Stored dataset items
● ● ● ●

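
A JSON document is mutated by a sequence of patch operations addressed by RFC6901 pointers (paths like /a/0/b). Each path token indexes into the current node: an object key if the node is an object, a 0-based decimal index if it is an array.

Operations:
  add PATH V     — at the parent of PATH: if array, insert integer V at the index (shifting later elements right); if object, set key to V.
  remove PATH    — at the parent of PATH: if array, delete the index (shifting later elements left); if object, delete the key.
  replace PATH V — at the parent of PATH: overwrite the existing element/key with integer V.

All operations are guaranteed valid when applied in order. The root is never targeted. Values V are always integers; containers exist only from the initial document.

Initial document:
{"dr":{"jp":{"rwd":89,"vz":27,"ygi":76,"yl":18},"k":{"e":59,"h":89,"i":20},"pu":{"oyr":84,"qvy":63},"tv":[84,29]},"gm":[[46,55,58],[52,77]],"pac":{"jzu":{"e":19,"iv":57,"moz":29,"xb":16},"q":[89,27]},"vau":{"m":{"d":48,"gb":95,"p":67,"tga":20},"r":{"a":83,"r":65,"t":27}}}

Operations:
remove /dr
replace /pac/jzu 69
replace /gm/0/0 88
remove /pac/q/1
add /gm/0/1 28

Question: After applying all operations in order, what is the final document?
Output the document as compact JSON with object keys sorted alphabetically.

After op 1 (remove /dr): {"gm":[[46,55,58],[52,77]],"pac":{"jzu":{"e":19,"iv":57,"moz":29,"xb":16},"q":[89,27]},"vau":{"m":{"d":48,"gb":95,"p":67,"tga":20},"r":{"a":83,"r":65,"t":27}}}
After op 2 (replace /pac/jzu 69): {"gm":[[46,55,58],[52,77]],"pac":{"jzu":69,"q":[89,27]},"vau":{"m":{"d":48,"gb":95,"p":67,"tga":20},"r":{"a":83,"r":65,"t":27}}}
After op 3 (replace /gm/0/0 88): {"gm":[[88,55,58],[52,77]],"pac":{"jzu":69,"q":[89,27]},"vau":{"m":{"d":48,"gb":95,"p":67,"tga":20},"r":{"a":83,"r":65,"t":27}}}
After op 4 (remove /pac/q/1): {"gm":[[88,55,58],[52,77]],"pac":{"jzu":69,"q":[89]},"vau":{"m":{"d":48,"gb":95,"p":67,"tga":20},"r":{"a":83,"r":65,"t":27}}}
After op 5 (add /gm/0/1 28): {"gm":[[88,28,55,58],[52,77]],"pac":{"jzu":69,"q":[89]},"vau":{"m":{"d":48,"gb":95,"p":67,"tga":20},"r":{"a":83,"r":65,"t":27}}}

Answer: {"gm":[[88,28,55,58],[52,77]],"pac":{"jzu":69,"q":[89]},"vau":{"m":{"d":48,"gb":95,"p":67,"tga":20},"r":{"a":83,"r":65,"t":27}}}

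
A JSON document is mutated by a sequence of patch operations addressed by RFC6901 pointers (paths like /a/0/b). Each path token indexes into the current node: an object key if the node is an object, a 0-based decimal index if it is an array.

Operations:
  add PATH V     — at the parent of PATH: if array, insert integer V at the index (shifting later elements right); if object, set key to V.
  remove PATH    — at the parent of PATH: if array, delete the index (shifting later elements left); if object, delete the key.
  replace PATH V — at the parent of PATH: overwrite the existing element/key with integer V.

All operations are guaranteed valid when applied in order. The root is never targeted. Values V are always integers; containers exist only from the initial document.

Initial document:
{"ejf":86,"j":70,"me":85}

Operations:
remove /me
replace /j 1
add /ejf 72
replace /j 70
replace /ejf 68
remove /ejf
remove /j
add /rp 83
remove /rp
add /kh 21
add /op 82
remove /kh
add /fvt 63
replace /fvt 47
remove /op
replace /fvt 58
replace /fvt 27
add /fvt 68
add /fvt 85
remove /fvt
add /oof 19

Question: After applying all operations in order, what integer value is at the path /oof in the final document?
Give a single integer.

After op 1 (remove /me): {"ejf":86,"j":70}
After op 2 (replace /j 1): {"ejf":86,"j":1}
After op 3 (add /ejf 72): {"ejf":72,"j":1}
After op 4 (replace /j 70): {"ejf":72,"j":70}
After op 5 (replace /ejf 68): {"ejf":68,"j":70}
After op 6 (remove /ejf): {"j":70}
After op 7 (remove /j): {}
After op 8 (add /rp 83): {"rp":83}
After op 9 (remove /rp): {}
After op 10 (add /kh 21): {"kh":21}
After op 11 (add /op 82): {"kh":21,"op":82}
After op 12 (remove /kh): {"op":82}
After op 13 (add /fvt 63): {"fvt":63,"op":82}
After op 14 (replace /fvt 47): {"fvt":47,"op":82}
After op 15 (remove /op): {"fvt":47}
After op 16 (replace /fvt 58): {"fvt":58}
After op 17 (replace /fvt 27): {"fvt":27}
After op 18 (add /fvt 68): {"fvt":68}
After op 19 (add /fvt 85): {"fvt":85}
After op 20 (remove /fvt): {}
After op 21 (add /oof 19): {"oof":19}
Value at /oof: 19

Answer: 19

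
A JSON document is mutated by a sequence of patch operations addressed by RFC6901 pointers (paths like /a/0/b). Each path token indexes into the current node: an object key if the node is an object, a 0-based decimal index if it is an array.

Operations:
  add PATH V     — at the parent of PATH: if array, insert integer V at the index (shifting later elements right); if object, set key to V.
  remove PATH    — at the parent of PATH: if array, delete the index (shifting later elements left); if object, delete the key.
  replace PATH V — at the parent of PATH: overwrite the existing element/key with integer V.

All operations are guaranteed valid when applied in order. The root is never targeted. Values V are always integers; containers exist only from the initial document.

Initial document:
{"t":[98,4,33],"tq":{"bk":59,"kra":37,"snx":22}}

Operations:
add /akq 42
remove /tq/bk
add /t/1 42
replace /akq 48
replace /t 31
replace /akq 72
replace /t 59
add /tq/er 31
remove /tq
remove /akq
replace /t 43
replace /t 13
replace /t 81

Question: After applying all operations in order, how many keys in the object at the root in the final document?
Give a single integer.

After op 1 (add /akq 42): {"akq":42,"t":[98,4,33],"tq":{"bk":59,"kra":37,"snx":22}}
After op 2 (remove /tq/bk): {"akq":42,"t":[98,4,33],"tq":{"kra":37,"snx":22}}
After op 3 (add /t/1 42): {"akq":42,"t":[98,42,4,33],"tq":{"kra":37,"snx":22}}
After op 4 (replace /akq 48): {"akq":48,"t":[98,42,4,33],"tq":{"kra":37,"snx":22}}
After op 5 (replace /t 31): {"akq":48,"t":31,"tq":{"kra":37,"snx":22}}
After op 6 (replace /akq 72): {"akq":72,"t":31,"tq":{"kra":37,"snx":22}}
After op 7 (replace /t 59): {"akq":72,"t":59,"tq":{"kra":37,"snx":22}}
After op 8 (add /tq/er 31): {"akq":72,"t":59,"tq":{"er":31,"kra":37,"snx":22}}
After op 9 (remove /tq): {"akq":72,"t":59}
After op 10 (remove /akq): {"t":59}
After op 11 (replace /t 43): {"t":43}
After op 12 (replace /t 13): {"t":13}
After op 13 (replace /t 81): {"t":81}
Size at the root: 1

Answer: 1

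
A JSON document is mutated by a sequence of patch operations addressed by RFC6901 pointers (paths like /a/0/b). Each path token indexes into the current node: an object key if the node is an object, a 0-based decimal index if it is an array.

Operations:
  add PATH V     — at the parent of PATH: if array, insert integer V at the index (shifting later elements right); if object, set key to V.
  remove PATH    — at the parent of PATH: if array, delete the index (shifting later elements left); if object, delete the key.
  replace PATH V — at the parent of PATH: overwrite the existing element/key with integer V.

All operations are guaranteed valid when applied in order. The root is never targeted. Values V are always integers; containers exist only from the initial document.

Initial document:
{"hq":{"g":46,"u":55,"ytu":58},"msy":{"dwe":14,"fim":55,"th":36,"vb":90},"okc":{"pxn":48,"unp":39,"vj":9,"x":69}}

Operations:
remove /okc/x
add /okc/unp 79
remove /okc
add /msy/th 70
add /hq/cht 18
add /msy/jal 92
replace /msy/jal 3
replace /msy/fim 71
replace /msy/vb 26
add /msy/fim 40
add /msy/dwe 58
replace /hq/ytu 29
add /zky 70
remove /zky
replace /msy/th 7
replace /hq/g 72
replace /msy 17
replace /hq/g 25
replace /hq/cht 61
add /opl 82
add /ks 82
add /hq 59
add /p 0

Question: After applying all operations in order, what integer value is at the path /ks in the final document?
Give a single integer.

After op 1 (remove /okc/x): {"hq":{"g":46,"u":55,"ytu":58},"msy":{"dwe":14,"fim":55,"th":36,"vb":90},"okc":{"pxn":48,"unp":39,"vj":9}}
After op 2 (add /okc/unp 79): {"hq":{"g":46,"u":55,"ytu":58},"msy":{"dwe":14,"fim":55,"th":36,"vb":90},"okc":{"pxn":48,"unp":79,"vj":9}}
After op 3 (remove /okc): {"hq":{"g":46,"u":55,"ytu":58},"msy":{"dwe":14,"fim":55,"th":36,"vb":90}}
After op 4 (add /msy/th 70): {"hq":{"g":46,"u":55,"ytu":58},"msy":{"dwe":14,"fim":55,"th":70,"vb":90}}
After op 5 (add /hq/cht 18): {"hq":{"cht":18,"g":46,"u":55,"ytu":58},"msy":{"dwe":14,"fim":55,"th":70,"vb":90}}
After op 6 (add /msy/jal 92): {"hq":{"cht":18,"g":46,"u":55,"ytu":58},"msy":{"dwe":14,"fim":55,"jal":92,"th":70,"vb":90}}
After op 7 (replace /msy/jal 3): {"hq":{"cht":18,"g":46,"u":55,"ytu":58},"msy":{"dwe":14,"fim":55,"jal":3,"th":70,"vb":90}}
After op 8 (replace /msy/fim 71): {"hq":{"cht":18,"g":46,"u":55,"ytu":58},"msy":{"dwe":14,"fim":71,"jal":3,"th":70,"vb":90}}
After op 9 (replace /msy/vb 26): {"hq":{"cht":18,"g":46,"u":55,"ytu":58},"msy":{"dwe":14,"fim":71,"jal":3,"th":70,"vb":26}}
After op 10 (add /msy/fim 40): {"hq":{"cht":18,"g":46,"u":55,"ytu":58},"msy":{"dwe":14,"fim":40,"jal":3,"th":70,"vb":26}}
After op 11 (add /msy/dwe 58): {"hq":{"cht":18,"g":46,"u":55,"ytu":58},"msy":{"dwe":58,"fim":40,"jal":3,"th":70,"vb":26}}
After op 12 (replace /hq/ytu 29): {"hq":{"cht":18,"g":46,"u":55,"ytu":29},"msy":{"dwe":58,"fim":40,"jal":3,"th":70,"vb":26}}
After op 13 (add /zky 70): {"hq":{"cht":18,"g":46,"u":55,"ytu":29},"msy":{"dwe":58,"fim":40,"jal":3,"th":70,"vb":26},"zky":70}
After op 14 (remove /zky): {"hq":{"cht":18,"g":46,"u":55,"ytu":29},"msy":{"dwe":58,"fim":40,"jal":3,"th":70,"vb":26}}
After op 15 (replace /msy/th 7): {"hq":{"cht":18,"g":46,"u":55,"ytu":29},"msy":{"dwe":58,"fim":40,"jal":3,"th":7,"vb":26}}
After op 16 (replace /hq/g 72): {"hq":{"cht":18,"g":72,"u":55,"ytu":29},"msy":{"dwe":58,"fim":40,"jal":3,"th":7,"vb":26}}
After op 17 (replace /msy 17): {"hq":{"cht":18,"g":72,"u":55,"ytu":29},"msy":17}
After op 18 (replace /hq/g 25): {"hq":{"cht":18,"g":25,"u":55,"ytu":29},"msy":17}
After op 19 (replace /hq/cht 61): {"hq":{"cht":61,"g":25,"u":55,"ytu":29},"msy":17}
After op 20 (add /opl 82): {"hq":{"cht":61,"g":25,"u":55,"ytu":29},"msy":17,"opl":82}
After op 21 (add /ks 82): {"hq":{"cht":61,"g":25,"u":55,"ytu":29},"ks":82,"msy":17,"opl":82}
After op 22 (add /hq 59): {"hq":59,"ks":82,"msy":17,"opl":82}
After op 23 (add /p 0): {"hq":59,"ks":82,"msy":17,"opl":82,"p":0}
Value at /ks: 82

Answer: 82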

● ● ● ●

__What to do__: Pull together all lines from the data that mention the word "final".

__Answer to the problem__:
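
Question: After applying all operations in order, what is the final document?
Question: After applying all operations in order, what integer value is at the path /oof in the final document?
Question: After applying all operations in order, how many keys in the object at the root in the final document?
Question: After applying all operations in order, what integer value is at the path /ks in the final document?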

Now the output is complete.